___ Data excerpts

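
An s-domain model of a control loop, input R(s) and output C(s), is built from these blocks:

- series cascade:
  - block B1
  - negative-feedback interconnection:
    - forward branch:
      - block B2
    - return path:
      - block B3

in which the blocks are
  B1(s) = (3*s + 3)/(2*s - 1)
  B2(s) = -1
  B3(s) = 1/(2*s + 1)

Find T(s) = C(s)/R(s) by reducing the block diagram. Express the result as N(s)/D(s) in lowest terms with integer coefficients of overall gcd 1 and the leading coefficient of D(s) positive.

Step 1 - close the feedback loop around B2, B3 -> (-2*s - 1)/(2*s)
Step 2 - reduce the series chain B1, [B2/(1+B2*B3)]: this yields T(s), and no further normalization is needed

Therefore the answer is (-6*s^2 - 9*s - 3)/(4*s^2 - 2*s).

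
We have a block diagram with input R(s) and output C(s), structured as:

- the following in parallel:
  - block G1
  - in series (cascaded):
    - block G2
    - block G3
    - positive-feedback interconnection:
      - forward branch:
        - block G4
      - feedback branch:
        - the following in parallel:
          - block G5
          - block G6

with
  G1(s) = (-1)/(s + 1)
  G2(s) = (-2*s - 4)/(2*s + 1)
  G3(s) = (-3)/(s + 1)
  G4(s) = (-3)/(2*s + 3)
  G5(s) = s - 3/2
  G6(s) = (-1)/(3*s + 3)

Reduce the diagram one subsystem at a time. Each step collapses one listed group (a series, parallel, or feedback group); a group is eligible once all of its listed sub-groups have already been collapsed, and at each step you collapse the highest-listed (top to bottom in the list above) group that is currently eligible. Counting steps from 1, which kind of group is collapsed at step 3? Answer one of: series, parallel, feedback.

The answer is series.

Reasoning:
(1) combine G5, G6 in parallel
(2) collapse the loop (G4 forward, (G5+G6) return)
(3) cascade G2, G3, [G4/(1-G4*(G5+G6))]
(4) reduce the parallel group G1, (G2*G3*[G4/(1-G4*(G5+G6))])
At step 3 the group reduced is series.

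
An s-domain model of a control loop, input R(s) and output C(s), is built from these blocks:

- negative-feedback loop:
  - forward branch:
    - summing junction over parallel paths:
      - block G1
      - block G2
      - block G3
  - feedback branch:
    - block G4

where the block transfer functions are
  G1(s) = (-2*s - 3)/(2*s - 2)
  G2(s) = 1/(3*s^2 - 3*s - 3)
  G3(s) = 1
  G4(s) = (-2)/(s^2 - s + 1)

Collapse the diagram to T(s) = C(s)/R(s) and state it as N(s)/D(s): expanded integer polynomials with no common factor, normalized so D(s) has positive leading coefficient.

[1] add G1, G2, G3 (parallel) -> (-15*s^2 + 17*s + 13)/(6*s^3 - 12*s^2 + 6)
[2] collapse the loop ((G1+G2+G3) forward, G4 return), which is the overall transfer function T(s) = C(s)/R(s) in lowest terms

Therefore the answer is (-15*s^4 + 32*s^3 - 19*s^2 + 4*s + 13)/(6*s^5 - 18*s^4 + 18*s^3 + 24*s^2 - 40*s - 20).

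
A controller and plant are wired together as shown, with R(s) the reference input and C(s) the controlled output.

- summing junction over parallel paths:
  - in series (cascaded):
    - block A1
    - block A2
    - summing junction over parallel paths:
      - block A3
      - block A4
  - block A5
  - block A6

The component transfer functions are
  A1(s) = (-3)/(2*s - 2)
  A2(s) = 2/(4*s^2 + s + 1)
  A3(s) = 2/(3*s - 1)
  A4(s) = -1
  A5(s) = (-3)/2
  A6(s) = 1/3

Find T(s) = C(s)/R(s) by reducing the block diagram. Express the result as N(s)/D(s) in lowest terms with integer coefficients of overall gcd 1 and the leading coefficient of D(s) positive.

(1) add A3, A4 (parallel); result (3 - 3*s)/(3*s - 1)
(2) multiply A1, A2, (A3+A4) (series); result 9/(12*s^3 - s^2 + 2*s - 1)
(3) add (A1*A2*(A3+A4)), A5, A6 (parallel) - this is the overall T(s), already in the required normalized form

Answer: (-84*s^3 + 7*s^2 - 14*s + 61)/(72*s^3 - 6*s^2 + 12*s - 6)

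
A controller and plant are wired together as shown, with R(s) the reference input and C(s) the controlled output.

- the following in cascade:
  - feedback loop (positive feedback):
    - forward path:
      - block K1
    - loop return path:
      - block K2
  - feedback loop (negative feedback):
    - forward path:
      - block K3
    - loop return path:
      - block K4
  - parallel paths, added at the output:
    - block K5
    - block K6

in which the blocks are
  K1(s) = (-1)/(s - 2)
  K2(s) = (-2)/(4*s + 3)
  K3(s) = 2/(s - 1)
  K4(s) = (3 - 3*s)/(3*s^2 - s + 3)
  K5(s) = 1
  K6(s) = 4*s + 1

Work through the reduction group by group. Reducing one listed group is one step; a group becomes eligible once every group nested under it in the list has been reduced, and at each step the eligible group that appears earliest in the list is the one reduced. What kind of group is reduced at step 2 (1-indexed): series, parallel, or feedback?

Step 1 - apply the feedback formula to K1, K2
Step 2 - close the feedback loop around K3, K4
Step 3 - sum the parallel branches K5, K6
Step 4 - cascade [K1/(1-K1*K2)], [K3/(1+K3*K4)], (K5+K6)
So the answer for step 2 is feedback.

Answer: feedback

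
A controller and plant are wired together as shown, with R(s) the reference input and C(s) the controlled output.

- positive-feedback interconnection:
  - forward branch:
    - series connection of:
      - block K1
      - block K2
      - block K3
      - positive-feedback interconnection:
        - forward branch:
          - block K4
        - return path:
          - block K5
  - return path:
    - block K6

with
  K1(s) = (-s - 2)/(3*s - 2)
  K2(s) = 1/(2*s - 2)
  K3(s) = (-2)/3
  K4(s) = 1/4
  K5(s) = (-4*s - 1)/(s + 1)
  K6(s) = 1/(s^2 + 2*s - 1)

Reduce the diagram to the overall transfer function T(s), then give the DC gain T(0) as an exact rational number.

First reduce the diagram to T(s).

(1) collapse the loop (K4 forward, K5 return) = (s + 1)/(8*s + 5)
(2) reduce the series chain K1, K2, K3, [K4/(1-K4*K5)] = (s^2 + 3*s + 2)/(72*s^3 - 75*s^2 - 27*s + 30)
(3) apply the feedback formula to (K1*K2*K3*[K4/(1-K4*K5)]), K6 = (s^4 + 5*s^3 + 7*s^2 + s - 2)/(72*s^5 + 69*s^4 - 249*s^3 + 50*s^2 + 84*s - 32)
DC gain: substitute s = 0 into T(s) from step 3: T(0) = -2/(-32) = 1/16.

Answer: 1/16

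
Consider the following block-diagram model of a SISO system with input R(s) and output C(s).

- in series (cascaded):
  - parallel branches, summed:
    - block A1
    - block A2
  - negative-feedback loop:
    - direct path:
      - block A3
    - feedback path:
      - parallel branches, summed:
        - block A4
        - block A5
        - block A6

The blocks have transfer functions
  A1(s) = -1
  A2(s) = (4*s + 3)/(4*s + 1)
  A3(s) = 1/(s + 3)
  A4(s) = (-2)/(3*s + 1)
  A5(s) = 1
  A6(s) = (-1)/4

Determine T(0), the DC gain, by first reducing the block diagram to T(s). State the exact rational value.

(1) combine A1, A2 in parallel = 2/(4*s + 1)
(2) combine A4, A5, A6 in parallel = (9*s - 5)/(12*s + 4)
(3) close the feedback loop around A3, (A4+A5+A6) = (12*s + 4)/(12*s^2 + 49*s + 7)
(4) series reduction of (A1+A2), [A3/(1+A3*(A4+A5+A6))] = (24*s + 8)/(48*s^3 + 208*s^2 + 77*s + 7)
Evaluating the step-4 result (the overall T(s)) at s = 0 gives T(0) = 8/7.

Final answer: 8/7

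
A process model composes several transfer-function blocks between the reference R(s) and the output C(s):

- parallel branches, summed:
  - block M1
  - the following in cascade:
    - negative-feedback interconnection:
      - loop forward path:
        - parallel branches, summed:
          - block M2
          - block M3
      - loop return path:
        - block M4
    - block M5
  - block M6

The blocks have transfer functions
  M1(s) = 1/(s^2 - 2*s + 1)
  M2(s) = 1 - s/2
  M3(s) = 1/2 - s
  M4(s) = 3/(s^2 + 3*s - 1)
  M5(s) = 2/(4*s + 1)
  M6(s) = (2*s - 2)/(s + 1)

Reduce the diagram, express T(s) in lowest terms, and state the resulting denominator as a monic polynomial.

Step 1. combine M2, M3 in parallel = 3/2 - 3*s/2
Step 2. reduce the feedback loop with forward (M2+M3) and return M4 = (-3*s^3 - 6*s^2 + 12*s - 3)/(2*s^2 - 3*s + 7)
Step 3. reduce the series chain [(M2+M3)/(1+(M2+M3)*M4)], M5 = (-6*s^3 - 12*s^2 + 24*s - 6)/(8*s^3 - 10*s^2 + 25*s + 7)
Step 4. parallel reduction of M1, ([(M2+M3)/(1+(M2+M3)*M4)]*M5), M6 = (10*s^6 - 74*s^5 + 208*s^4 - 238*s^3 + 113*s^2 + 54*s - 13)/(8*s^6 - 18*s^5 + 27*s^4 - 42*s^2 + 18*s + 7)
That last expression is T(s), already simplified. Scaling its denominator by 1/8 (the reciprocal of the leading coefficient) yields the monic denominator.

Final answer: s^6 - 9*s^5/4 + 27*s^4/8 - 21*s^2/4 + 9*s/4 + 7/8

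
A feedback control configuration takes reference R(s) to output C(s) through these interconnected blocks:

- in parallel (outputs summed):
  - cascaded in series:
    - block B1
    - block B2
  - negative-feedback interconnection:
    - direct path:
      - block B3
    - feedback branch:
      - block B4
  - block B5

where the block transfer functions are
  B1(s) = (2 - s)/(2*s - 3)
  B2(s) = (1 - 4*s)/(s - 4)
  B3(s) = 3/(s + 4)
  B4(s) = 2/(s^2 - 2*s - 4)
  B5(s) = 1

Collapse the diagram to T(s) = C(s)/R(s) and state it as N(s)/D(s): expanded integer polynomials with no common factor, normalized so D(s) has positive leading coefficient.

First reduce the diagram to T(s).

Step 1. cascade B1, B2 -> (4*s^2 - 9*s + 2)/(2*s^2 - 11*s + 12)
Step 2. apply the feedback formula to B3, B4 -> (3*s^2 - 6*s - 12)/(s^3 + 2*s^2 - 12*s - 10)
Step 3. add (B1*B2), [B3/(1+B3*B4)], B5 (parallel): this yields T(s), and no further normalization is needed

Answer: (6*s^5 - 2*s^4 - 143*s^3 + 286*s^2 + 92*s - 284)/(2*s^5 - 7*s^4 - 34*s^3 + 136*s^2 - 34*s - 120)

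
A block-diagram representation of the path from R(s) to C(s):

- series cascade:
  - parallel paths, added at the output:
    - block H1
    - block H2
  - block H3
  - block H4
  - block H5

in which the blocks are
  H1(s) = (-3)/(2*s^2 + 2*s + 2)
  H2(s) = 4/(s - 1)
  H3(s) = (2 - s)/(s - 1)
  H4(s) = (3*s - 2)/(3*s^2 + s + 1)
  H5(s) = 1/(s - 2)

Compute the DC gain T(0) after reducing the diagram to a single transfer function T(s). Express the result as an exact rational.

Answer: 11

Working:
Step 1: reduce the parallel group H1, H2 -> (8*s^2 + 5*s + 11)/(2*s^3 - 2)
Step 2: series reduction of (H1+H2), H3, H4, H5 -> (-24*s^3 + s^2 - 23*s + 22)/(6*s^6 - 4*s^5 - 8*s^3 + 4*s^2 + 2)
Step 2 gives the overall T(s). Then T(0) = 22/2 = 11.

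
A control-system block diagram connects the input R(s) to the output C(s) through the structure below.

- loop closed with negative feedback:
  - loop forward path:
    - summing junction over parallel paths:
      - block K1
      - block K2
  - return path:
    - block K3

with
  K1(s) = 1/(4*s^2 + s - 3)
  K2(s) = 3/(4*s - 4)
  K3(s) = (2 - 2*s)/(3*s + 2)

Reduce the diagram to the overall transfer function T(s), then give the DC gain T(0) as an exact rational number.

First reduce the diagram to T(s).

[1] sum the parallel branches K1, K2; result (12*s^2 + 7*s - 13)/(16*s^3 - 12*s^2 - 16*s + 12)
[2] apply the feedback formula to (K1+K2), K3; result (36*s^3 + 45*s^2 - 25*s - 26)/(48*s^4 - 28*s^3 - 62*s^2 + 44*s - 2)
DC gain: substitute s = 0 into T(s) from step 2: T(0) = -26/(-2) = 13.

Answer: 13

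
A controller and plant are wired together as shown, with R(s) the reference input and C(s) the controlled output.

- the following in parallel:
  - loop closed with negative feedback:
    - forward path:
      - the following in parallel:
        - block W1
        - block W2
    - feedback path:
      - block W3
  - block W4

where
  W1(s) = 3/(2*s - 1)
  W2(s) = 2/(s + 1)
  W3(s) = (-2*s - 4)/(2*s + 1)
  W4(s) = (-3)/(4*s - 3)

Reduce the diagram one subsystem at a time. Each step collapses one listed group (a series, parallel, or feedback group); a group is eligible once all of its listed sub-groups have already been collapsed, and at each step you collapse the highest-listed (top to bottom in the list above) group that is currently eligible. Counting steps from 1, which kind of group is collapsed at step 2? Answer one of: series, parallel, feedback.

Step 1. sum the parallel branches W1, W2
Step 2. close the feedback loop around (W1+W2), W3
Step 3. add [(W1+W2)/(1+(W1+W2)*W3)], W4 (parallel)
The group at step 2 is a feedback group.

Answer: feedback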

______

*Brief*
Sift the data above for lines with "model", then copy each one.

*Task solution*
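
An s-domain model of a control loop, input R(s) and output C(s), is built from these blocks:
An s-domain model of a control loop, input R(s) and output C(s), is built from these blocks:
Consider the following block-diagram model of a SISO system with input R(s) and output C(s).
A process model composes several transfer-function blocks between the reference R(s) and the output C(s):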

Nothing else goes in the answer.